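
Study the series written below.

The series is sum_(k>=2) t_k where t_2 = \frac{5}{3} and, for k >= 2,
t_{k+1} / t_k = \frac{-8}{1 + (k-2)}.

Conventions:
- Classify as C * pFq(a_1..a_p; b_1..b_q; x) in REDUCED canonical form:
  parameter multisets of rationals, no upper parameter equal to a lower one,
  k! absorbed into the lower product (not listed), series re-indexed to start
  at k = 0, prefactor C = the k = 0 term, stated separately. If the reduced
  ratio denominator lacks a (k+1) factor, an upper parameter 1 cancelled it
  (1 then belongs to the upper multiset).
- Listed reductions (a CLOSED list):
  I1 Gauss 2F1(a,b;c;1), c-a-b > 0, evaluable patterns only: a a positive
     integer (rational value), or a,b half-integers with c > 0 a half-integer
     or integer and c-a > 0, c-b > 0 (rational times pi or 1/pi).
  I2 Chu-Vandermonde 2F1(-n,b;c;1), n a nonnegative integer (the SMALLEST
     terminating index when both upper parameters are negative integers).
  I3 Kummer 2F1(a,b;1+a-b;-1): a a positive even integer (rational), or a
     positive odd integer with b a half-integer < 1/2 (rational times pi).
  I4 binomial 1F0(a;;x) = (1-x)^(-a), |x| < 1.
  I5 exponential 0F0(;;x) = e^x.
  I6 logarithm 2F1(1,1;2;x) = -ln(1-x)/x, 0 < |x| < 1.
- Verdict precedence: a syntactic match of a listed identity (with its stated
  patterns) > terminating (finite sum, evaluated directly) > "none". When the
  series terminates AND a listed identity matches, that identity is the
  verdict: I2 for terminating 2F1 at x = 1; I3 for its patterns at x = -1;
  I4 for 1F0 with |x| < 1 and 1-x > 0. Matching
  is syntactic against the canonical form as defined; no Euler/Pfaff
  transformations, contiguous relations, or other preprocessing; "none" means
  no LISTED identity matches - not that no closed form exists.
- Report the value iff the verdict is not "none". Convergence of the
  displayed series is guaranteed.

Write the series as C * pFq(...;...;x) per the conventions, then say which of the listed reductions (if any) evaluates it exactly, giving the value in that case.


x = -8 here; the reduced form reads 0F0, upper {-}, lower {-}, C = \frac{5}{3}. Verdict: the exponential series (I5) matches (the 0F0 exponential series at x = -8). Sum: \frac{5}{3} \cdot e^{-8}.

First insight: t_0 being \frac{5}{3}, the expanded ratio factors over Q; C = 5/3, x = -8, roots give parameters.
Adjacent-term ratio: r(k) = -8 * 1 / [(k+1)] - poly over poly, x = -8 from leading terms; C = \frac{5}{3} at k = 0.


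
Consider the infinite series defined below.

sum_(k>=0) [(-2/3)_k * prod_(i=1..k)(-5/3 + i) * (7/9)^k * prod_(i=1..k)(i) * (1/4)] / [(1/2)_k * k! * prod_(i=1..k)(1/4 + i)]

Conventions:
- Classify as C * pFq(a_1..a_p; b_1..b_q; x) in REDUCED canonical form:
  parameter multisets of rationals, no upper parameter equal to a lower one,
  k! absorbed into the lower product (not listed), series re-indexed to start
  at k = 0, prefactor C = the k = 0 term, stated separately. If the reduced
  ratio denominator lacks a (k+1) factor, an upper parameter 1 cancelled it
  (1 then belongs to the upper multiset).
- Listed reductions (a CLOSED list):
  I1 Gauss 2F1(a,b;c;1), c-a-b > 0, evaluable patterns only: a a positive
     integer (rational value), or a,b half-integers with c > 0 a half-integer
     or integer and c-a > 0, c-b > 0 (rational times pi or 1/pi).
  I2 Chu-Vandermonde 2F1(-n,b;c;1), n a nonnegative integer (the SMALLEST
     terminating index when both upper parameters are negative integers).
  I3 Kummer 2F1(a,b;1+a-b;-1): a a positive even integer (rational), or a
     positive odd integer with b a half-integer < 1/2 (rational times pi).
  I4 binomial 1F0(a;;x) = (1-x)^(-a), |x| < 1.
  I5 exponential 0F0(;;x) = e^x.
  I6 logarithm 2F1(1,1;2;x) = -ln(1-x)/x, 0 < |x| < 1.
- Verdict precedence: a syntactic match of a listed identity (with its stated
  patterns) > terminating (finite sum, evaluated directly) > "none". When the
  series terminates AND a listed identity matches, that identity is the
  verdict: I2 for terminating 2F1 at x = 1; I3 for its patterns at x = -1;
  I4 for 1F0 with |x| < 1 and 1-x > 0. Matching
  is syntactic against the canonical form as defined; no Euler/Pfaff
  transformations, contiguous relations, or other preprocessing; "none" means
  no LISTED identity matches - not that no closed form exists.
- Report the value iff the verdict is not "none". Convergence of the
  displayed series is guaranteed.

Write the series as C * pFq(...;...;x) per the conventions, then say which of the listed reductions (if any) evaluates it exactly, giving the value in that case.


At argument 7/9: a 3F2 with upper {-2/3, -2/3, 1}, lower {1/2, 5/4}, scaled by C = 1/4. Verdict: none here - no I1-I6 shape fits x = 7/9 with lower {1/2, 5/4}.

First insight: with t_0 = 1/4, the running product (prefactor 1/4) telescopes to a rising factorial.
Consecutive-term ratio: r(k) = (7/9) * (k-2/3) (k-2/3) (k+1) / [(k+1/2) (k+5/4) (k+1)] - rational; roots negated = parameters, x = (7/9), C = 1/4.


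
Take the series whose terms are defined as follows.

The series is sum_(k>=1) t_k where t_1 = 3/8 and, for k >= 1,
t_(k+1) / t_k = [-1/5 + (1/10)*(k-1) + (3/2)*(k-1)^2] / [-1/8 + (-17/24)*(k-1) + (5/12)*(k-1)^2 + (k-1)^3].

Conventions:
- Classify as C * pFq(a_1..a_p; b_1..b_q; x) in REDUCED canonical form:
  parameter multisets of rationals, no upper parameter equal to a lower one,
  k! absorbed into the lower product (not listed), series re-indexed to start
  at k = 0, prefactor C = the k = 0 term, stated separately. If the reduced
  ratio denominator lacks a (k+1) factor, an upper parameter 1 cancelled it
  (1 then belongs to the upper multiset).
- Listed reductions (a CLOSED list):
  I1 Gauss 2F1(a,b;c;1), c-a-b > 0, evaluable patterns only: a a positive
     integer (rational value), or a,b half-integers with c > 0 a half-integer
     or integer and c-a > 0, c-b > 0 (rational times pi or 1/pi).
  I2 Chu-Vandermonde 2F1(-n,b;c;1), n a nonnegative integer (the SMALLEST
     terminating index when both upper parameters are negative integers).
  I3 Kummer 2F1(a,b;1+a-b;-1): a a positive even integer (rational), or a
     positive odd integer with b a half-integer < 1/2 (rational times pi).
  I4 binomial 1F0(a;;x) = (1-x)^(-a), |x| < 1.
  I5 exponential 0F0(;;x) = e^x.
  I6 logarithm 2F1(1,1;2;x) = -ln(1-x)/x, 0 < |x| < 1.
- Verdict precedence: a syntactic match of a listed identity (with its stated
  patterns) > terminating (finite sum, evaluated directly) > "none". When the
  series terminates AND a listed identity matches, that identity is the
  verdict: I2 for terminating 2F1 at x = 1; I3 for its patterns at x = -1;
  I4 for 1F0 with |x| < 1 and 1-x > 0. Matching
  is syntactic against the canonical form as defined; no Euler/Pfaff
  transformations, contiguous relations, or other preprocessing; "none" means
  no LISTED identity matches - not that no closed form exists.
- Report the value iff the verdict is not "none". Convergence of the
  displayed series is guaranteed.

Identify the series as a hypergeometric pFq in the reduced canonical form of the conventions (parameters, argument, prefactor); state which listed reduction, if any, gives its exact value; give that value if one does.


At argument 3/2: a 2F2 with upper {-1/3, 2/5}, lower {-3/4, 1/6}, scaled by C = 3/8. Verdict: none (x = 3/2): each listed identity misses the multisets {-1/3, 2/5} ; {-3/4, 1/6}.

First insight: t_0 = 3/8 here, and factor the ratio over Q (prefactor 3/8): negated roots = parameters.
Consecutive-term ratio: r(k) = (3/2) * (k-1/3) (k+2/5) / [(k-3/4) (k+1/6) (k+1)] - rational in k. x = (3/2); t_0 = 3/8; negate the roots.


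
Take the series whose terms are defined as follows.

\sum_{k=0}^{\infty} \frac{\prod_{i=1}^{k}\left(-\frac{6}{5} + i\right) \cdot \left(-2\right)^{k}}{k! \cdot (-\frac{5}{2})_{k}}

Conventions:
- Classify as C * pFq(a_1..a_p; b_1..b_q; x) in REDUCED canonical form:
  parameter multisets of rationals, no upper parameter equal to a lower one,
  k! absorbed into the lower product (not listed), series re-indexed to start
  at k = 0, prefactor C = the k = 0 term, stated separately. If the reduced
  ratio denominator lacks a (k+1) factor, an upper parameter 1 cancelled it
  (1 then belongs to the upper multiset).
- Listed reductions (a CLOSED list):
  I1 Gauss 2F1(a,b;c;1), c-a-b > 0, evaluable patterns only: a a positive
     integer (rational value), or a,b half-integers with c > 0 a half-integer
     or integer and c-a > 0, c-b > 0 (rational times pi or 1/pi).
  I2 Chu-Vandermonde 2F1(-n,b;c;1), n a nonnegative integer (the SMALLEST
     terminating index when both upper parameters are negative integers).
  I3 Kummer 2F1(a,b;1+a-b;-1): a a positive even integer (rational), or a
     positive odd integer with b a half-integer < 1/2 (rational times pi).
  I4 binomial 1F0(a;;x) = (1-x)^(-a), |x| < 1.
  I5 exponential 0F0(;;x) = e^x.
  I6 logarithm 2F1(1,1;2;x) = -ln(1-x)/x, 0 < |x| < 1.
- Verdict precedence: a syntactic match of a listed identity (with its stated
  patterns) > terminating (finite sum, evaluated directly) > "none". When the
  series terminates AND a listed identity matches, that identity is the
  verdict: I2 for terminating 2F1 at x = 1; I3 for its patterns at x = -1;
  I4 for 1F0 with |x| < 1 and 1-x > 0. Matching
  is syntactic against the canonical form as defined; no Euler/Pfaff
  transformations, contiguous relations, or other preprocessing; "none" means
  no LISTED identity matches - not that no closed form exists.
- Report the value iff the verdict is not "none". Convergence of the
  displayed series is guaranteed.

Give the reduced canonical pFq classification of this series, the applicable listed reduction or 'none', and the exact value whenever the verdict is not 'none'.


At argument -2: a 1F1 with upper {-\frac{1}{5}}, lower {-\frac{5}{2}}, scaled by C = 1. Verdict: none. A 1F1 with upper {-\frac{1}{5}} fits none of I1-I6 at x = -2; the sum runs forever.

First insight: with t_0 = 1, the running product (C = 1, x = -2) telescopes to a rising factorial.
Ratio: r(k) = -2 * (k-\frac{1}{5}) / [(k-\frac{5}{2}) (k+1)] - rational; roots negated = parameters, x = -2, C = 1.


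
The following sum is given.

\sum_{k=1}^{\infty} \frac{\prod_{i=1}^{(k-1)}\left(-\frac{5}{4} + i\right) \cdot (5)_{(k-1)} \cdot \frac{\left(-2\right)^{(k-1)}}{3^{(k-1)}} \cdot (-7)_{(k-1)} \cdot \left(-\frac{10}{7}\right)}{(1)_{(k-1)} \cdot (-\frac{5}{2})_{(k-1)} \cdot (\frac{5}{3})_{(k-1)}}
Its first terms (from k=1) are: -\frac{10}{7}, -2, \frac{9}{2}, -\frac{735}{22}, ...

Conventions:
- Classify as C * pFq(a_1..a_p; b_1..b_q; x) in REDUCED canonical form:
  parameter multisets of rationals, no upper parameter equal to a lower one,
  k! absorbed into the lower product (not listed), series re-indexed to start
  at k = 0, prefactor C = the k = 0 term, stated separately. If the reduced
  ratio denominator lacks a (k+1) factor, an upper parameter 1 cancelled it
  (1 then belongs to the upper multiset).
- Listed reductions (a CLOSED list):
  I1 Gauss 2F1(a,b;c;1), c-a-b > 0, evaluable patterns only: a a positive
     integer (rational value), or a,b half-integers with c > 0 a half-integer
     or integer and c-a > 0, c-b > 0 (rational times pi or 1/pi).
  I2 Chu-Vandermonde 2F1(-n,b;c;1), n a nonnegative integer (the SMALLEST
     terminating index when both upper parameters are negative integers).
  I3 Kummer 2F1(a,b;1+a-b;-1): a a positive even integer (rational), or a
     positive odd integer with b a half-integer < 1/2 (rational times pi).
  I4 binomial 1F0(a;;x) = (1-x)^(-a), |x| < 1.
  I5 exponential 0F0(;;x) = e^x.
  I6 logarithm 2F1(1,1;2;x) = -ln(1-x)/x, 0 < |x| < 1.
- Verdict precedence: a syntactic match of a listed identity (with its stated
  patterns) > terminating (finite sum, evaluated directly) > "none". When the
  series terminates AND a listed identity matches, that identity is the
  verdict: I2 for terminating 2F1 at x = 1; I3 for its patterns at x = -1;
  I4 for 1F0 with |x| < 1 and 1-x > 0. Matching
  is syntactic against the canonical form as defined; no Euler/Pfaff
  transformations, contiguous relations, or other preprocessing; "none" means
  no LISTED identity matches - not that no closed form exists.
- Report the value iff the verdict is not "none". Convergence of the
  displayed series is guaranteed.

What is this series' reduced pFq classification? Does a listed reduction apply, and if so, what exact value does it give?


Reduced: x = -\frac{2}{3}, 3F2, upper = {-7, -\frac{1}{4}, 5}, lower = {-\frac{5}{2}, \frac{5}{3}}, C = -\frac{10}{7}. Verdict: terminating. With -7 upstairs the series is a 8-term polynomial sum; evaluated term by term. Value: -\frac{1092390}{1309}.

First insight: t_0 being -\frac{10}{7}, the running product (C = -10/7) telescopes to a rising factorial.
Term ratio: r(k) = -\frac{2}{3} * (k-7) (k-\frac{1}{4}) (k+5) / [(k-\frac{5}{2}) (k+\frac{5}{3}) (k+1)] ; factor over Q: parameters, x = -\frac{2}{3}, and C = -\frac{10}{7}.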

---*---

Description of the task — If a line in the entries holds the string "where", copy it.

Response below —
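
The series is sum_(k>=2) t_k where t_2 = \frac{5}{3} and, for k >= 2,
The series is sum_(k>=1) t_k where t_1 = 3/8 and, for k >= 1,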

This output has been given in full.